### Activity:
Within the data below, copy each line where the string "after" is found.

####################

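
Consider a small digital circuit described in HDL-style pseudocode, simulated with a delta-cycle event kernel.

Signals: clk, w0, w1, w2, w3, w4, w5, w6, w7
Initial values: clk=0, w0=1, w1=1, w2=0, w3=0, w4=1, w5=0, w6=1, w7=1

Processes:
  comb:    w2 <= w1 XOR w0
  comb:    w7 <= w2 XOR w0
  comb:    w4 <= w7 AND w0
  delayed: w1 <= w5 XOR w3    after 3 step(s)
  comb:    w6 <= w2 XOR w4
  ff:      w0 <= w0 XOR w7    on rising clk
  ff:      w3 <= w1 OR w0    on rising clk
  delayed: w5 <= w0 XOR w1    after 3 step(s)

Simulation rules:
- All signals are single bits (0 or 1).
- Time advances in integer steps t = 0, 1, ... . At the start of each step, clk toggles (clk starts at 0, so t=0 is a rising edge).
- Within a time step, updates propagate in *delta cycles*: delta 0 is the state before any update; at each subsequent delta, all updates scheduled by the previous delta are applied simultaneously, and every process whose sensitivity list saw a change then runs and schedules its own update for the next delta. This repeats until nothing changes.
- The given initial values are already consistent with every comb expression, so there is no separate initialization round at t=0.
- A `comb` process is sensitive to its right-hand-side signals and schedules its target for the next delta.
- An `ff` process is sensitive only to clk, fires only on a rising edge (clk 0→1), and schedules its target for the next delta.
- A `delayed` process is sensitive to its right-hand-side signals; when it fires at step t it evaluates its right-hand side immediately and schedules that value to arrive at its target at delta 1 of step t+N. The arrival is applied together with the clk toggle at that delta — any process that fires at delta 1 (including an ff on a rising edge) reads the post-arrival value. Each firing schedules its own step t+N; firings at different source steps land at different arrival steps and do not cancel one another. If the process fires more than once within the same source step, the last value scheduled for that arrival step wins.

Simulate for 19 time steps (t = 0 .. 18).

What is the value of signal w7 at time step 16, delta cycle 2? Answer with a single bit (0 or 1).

[bits: w0,w4,w5,w6,clk,w7,w3,w1,w2]
t=0: Δ0=110101010 Δ1=110111010 Δ2=010111110 Δ3=000110111 Δ4=000111111 | 4Δ
t=1: Δ0=000111111 Δ1=000101111 | 1Δ
t=2: Δ0=000101111 Δ1=000111111 Δ2=100111111 Δ3=110110110 Δ4=100111110 Δ5=110011110 Δ6=110111110 | 6Δ
t=3: Δ0=110111110 Δ1=111101110 | 1Δ
t=4: Δ0=111101110 Δ1=111111110 Δ2=011111110 Δ3=001110111 Δ4=001111111 | 4Δ
t=5: Δ0=001111111 Δ1=000101111 | 1Δ
t=6: Δ0=000101111 Δ1=000111101 Δ2=100111000 Δ3=110011001 Δ4=110010001 Δ5=100010001 Δ6=100110001 | 6Δ
t=7: Δ0=100110001 Δ1=101100001 | 1Δ
t=8: Δ0=101100001 Δ1=101110011 Δ2=101110110 Δ3=101011110 Δ4=111011110 Δ5=111111110 | 5Δ
t=9: Δ0=111111110 Δ1=111101100 Δ2=111101101 Δ3=111000101 Δ4=101000101 Δ5=101100101 | 5Δ
t=10: Δ0=101100101 Δ1=101110111 Δ2=101110110 Δ3=101011110 Δ4=111011110 Δ5=111111110 | 5Δ
t=11: Δ0=111111110 Δ1=110101100 Δ2=110101101 Δ3=110000101 Δ4=100000101 Δ5=100100101 | 5Δ
t=12: Δ0=100100101 Δ1=101110101 | 1Δ
t=13: Δ0=101110101 Δ1=100100101 | 1Δ
t=14: Δ0=100100101 Δ1=101110111 Δ2=101110110 Δ3=101011110 Δ4=111011110 Δ5=111111110 | 5Δ
t=15: Δ0=111111110 Δ1=111101100 Δ2=111101101 Δ3=111000101 Δ4=101000101 Δ5=101100101 | 5Δ
t=16: Δ0=101100101 Δ1=101110111 Δ2=101110110 Δ3=101011110 Δ4=111011110 Δ5=111111110 | 5Δ
t=17: Δ0=111111110 Δ1=110101100 Δ2=110101101 Δ3=110000101 Δ4=100000101 Δ5=100100101 | 5Δ
t=18: Δ0=100100101 Δ1=101110101 | 1Δ

0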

####################

### Reply to the exercise:
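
  delayed: w1 <= w5 XOR w3    after 3 step(s)
  delayed: w5 <= w0 XOR w1    after 3 step(s)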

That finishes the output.